Task.
State how many lines of the records below contain the word "NaCl", giving the number and nothing else.

[Saved entries]

##############################

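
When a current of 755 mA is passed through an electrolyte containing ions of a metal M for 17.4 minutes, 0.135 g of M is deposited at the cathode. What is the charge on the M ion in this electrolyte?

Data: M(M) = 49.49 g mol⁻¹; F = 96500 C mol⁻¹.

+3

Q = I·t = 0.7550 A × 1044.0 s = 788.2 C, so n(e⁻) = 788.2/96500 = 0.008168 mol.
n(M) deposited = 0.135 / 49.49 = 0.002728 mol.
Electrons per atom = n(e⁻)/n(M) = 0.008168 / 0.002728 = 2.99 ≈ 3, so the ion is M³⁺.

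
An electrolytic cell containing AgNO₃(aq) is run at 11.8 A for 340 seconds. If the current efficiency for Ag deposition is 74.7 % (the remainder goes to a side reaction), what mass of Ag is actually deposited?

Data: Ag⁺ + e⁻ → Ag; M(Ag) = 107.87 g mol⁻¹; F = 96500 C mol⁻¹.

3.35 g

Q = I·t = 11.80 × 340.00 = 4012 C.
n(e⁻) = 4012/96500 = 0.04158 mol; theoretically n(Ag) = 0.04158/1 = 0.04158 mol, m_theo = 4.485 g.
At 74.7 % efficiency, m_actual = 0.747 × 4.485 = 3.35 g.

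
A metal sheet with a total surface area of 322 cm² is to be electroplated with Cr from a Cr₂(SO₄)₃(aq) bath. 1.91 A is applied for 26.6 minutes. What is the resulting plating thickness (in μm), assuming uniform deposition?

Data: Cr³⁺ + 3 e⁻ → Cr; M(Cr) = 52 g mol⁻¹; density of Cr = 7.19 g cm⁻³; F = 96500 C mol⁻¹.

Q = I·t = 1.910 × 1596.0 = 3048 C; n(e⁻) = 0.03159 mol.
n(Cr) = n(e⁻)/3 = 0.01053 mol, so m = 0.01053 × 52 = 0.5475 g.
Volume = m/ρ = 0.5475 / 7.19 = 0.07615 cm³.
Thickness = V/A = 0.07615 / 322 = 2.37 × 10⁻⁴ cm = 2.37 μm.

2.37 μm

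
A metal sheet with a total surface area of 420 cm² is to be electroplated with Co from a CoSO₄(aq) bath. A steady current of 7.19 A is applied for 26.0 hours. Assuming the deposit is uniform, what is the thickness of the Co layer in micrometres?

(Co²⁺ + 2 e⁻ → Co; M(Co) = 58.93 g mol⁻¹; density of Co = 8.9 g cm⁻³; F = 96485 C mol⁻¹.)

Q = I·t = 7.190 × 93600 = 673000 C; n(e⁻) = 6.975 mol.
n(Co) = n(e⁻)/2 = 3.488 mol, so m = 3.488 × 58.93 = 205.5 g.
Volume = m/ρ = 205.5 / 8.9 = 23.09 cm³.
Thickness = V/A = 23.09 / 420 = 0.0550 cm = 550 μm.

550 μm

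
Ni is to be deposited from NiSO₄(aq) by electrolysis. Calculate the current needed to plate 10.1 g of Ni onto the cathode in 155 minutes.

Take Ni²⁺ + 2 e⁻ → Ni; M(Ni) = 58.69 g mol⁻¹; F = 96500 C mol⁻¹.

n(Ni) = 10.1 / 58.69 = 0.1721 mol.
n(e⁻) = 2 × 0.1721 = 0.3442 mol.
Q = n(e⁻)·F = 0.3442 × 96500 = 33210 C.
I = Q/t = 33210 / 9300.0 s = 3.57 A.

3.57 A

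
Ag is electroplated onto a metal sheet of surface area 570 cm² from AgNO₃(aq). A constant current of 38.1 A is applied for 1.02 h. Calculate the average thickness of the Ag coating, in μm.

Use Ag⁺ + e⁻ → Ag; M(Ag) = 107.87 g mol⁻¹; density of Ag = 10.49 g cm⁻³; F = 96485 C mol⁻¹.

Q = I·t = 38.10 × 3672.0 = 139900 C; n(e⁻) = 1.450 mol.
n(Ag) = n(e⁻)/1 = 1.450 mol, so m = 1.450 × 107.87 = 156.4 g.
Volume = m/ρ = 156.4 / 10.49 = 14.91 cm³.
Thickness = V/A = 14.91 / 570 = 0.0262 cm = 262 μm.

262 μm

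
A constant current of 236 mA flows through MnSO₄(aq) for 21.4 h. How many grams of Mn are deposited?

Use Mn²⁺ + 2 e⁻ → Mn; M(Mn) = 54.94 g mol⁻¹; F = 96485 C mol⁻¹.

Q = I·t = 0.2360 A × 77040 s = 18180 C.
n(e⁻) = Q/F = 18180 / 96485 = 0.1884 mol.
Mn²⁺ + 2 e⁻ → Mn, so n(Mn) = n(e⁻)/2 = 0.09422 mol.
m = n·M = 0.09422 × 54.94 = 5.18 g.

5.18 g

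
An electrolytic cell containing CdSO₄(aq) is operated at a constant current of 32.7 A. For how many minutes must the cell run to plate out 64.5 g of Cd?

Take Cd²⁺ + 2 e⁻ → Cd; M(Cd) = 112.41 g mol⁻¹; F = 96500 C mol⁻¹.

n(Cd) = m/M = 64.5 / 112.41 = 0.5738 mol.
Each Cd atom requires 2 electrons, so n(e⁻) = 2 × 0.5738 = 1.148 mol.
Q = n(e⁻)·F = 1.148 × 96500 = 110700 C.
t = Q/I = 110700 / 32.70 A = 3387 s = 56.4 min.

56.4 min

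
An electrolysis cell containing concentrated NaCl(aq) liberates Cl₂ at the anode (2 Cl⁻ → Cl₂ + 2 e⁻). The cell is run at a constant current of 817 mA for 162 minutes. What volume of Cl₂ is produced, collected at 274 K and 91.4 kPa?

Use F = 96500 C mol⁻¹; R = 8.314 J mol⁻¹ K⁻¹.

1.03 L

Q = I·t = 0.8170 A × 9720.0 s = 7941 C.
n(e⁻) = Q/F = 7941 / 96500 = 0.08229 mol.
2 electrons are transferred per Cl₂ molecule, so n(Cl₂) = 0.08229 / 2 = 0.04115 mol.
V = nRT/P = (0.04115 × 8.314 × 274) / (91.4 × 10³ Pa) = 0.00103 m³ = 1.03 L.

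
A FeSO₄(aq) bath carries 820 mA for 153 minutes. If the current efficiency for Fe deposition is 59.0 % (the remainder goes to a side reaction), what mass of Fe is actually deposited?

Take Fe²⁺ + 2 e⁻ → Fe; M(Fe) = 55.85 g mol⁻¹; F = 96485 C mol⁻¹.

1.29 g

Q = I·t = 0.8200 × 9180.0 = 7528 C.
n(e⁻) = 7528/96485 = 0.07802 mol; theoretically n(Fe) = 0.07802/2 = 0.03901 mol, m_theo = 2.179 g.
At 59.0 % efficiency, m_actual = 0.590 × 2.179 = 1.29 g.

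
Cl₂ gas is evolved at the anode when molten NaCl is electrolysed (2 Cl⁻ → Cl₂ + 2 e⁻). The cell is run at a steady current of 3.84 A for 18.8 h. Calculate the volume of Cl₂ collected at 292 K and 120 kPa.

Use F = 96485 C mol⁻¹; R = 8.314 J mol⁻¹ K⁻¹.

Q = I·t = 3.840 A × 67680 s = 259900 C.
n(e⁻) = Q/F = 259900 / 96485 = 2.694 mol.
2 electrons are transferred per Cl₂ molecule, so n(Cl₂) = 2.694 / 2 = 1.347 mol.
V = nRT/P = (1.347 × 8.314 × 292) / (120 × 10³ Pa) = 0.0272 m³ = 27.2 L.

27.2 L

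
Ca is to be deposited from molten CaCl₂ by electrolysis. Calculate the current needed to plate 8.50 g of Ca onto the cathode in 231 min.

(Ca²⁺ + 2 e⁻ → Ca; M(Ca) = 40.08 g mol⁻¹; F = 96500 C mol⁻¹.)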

##############################

Reply to the exercise.
2